* **What to work on**
Of the records that follow, copy only the lines from the line containing "Exactly one step's" to the line containing "IF n > 0 THEN MIN(n, m) ELSE COPY(n, m)", both included, exactly as written.
- Opening Delimiter -
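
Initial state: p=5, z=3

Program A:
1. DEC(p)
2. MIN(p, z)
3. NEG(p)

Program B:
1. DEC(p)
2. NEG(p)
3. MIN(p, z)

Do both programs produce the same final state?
No

Program A final state: p=-3, z=3
Program B final state: p=-4, z=3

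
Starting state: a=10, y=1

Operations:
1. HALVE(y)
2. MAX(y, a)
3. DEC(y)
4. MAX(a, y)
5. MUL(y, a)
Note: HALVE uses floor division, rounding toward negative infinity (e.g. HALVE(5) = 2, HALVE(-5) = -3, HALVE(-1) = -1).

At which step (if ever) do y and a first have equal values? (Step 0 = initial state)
Step 2

y and a first become equal after step 2.

Comparing values at each step:
Initial: y=1, a=10
After step 1: y=0, a=10
After step 2: y=10, a=10 ← equal!
After step 3: y=9, a=10
After step 4: y=9, a=10
After step 5: y=90, a=10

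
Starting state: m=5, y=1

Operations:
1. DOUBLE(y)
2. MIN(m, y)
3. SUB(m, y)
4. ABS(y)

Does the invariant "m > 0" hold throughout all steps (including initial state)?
No, violated after step 3

The invariant is violated after step 3.

State at each step:
Initial: m=5, y=1
After step 1: m=5, y=2
After step 2: m=2, y=2
After step 3: m=0, y=2
After step 4: m=0, y=2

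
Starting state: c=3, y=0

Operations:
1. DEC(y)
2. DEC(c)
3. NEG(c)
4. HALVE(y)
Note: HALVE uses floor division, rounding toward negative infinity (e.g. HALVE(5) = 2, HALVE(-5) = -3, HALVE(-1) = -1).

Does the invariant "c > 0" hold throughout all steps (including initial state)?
No, violated after step 3

The invariant is violated after step 3.

State at each step:
Initial: c=3, y=0
After step 1: c=3, y=-1
After step 2: c=2, y=-1
After step 3: c=-2, y=-1
After step 4: c=-2, y=-1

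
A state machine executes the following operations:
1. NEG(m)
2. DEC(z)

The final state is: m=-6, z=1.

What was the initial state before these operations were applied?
m=6, z=2

Working backwards:
Final state: m=-6, z=1
Before step 2 (DEC(z)): m=-6, z=2
Before step 1 (NEG(m)): m=6, z=2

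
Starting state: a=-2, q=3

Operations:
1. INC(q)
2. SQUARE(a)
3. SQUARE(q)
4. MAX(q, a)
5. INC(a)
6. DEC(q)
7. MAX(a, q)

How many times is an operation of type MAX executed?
2

Counting MAX operations:
Step 4: MAX(q, a) ← MAX
Step 7: MAX(a, q) ← MAX
Total: 2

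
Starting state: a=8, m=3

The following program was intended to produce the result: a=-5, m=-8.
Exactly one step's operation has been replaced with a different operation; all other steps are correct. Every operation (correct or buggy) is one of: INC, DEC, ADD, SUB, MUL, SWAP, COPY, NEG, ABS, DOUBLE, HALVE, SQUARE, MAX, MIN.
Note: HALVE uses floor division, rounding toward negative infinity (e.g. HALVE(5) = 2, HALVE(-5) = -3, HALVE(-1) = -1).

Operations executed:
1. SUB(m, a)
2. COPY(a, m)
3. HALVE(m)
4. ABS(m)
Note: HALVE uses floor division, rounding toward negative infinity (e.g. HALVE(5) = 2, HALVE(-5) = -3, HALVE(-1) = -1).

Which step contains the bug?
Step 4

Trace with buggy code:
Initial: a=8, m=3
After step 1: a=8, m=-5
After step 2: a=-5, m=-5
After step 3: a=-5, m=-3
After step 4: a=-5, m=3
Actual final a=-5, m=3 ≠ expected a=-5, m=-8.
Step 4 is the only position where a single-operation replacement can produce the expected result.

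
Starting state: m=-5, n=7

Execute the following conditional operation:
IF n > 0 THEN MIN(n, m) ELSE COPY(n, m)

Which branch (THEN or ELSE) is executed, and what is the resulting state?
Branch: THEN, Final state: m=-5, n=-5

Evaluating condition: n > 0
n = 7
Condition is True, so THEN branch executes
After MIN(n, m): m=-5, n=-5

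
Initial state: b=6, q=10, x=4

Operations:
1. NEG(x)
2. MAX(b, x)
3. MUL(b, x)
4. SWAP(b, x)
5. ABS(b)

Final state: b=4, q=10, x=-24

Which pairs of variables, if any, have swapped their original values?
None

Comparing initial and final values:
q: 10 → 10
b: 6 → 4
x: 4 → -24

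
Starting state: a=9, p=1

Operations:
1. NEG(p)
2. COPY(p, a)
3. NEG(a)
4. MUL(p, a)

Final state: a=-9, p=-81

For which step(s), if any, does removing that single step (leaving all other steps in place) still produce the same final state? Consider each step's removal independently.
Step(s) 1

Testing removal of each single step:
Without step 1: final = a=-9, p=-81 (same)
Without step 2: final = a=-9, p=9 (different)
Without step 3: final = a=9, p=81 (different)
Without step 4: final = a=-9, p=9 (different)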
- Closing Delimiter -
* **Answer for the task**
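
Exactly one step's operation has been replaced with a different operation; all other steps are correct. Every operation (correct or buggy) is one of: INC, DEC, ADD, SUB, MUL, SWAP, COPY, NEG, ABS, DOUBLE, HALVE, SQUARE, MAX, MIN.
Note: HALVE uses floor division, rounding toward negative infinity (e.g. HALVE(5) = 2, HALVE(-5) = -3, HALVE(-1) = -1).

Operations executed:
1. SUB(m, a)
2. COPY(a, m)
3. HALVE(m)
4. ABS(m)
Note: HALVE uses floor division, rounding toward negative infinity (e.g. HALVE(5) = 2, HALVE(-5) = -3, HALVE(-1) = -1).

Which step contains the bug?
Step 4

Trace with buggy code:
Initial: a=8, m=3
After step 1: a=8, m=-5
After step 2: a=-5, m=-5
After step 3: a=-5, m=-3
After step 4: a=-5, m=3
Actual final a=-5, m=3 ≠ expected a=-5, m=-8.
Step 4 is the only position where a single-operation replacement can produce the expected result.

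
Starting state: m=-5, n=7

Execute the following conditional operation:
IF n > 0 THEN MIN(n, m) ELSE COPY(n, m)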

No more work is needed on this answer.